● Raw data:
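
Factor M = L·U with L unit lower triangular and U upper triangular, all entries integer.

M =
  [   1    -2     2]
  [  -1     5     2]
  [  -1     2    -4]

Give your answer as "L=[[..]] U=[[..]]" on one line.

  r1 -= -1·r0 → [0,3,4]
  r2 -= -1·r0 → [0,0,-2]
  r2 -= 0·r1 → [0,0,-2]

L=[[1,0,0],[-1,1,0],[-1,0,1]] U=[[1,-2,2],[0,3,4],[0,0,-2]]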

● Your goal:
Transcribe each entry word for word.

● Task result:
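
Factor M = L·U with L unit lower triangular and U upper triangular, all entries integer.

M =
  [   1    -2     2]
  [  -1     5     2]
  [  -1     2    -4]

Give your answer as "L=[[..]] U=[[..]]" on one line.

  r1 -= -1·r0 → [0,3,4]
  r2 -= -1·r0 → [0,0,-2]
  r2 -= 0·r1 → [0,0,-2]

L=[[1,0,0],[-1,1,0],[-1,0,1]] U=[[1,-2,2],[0,3,4],[0,0,-2]]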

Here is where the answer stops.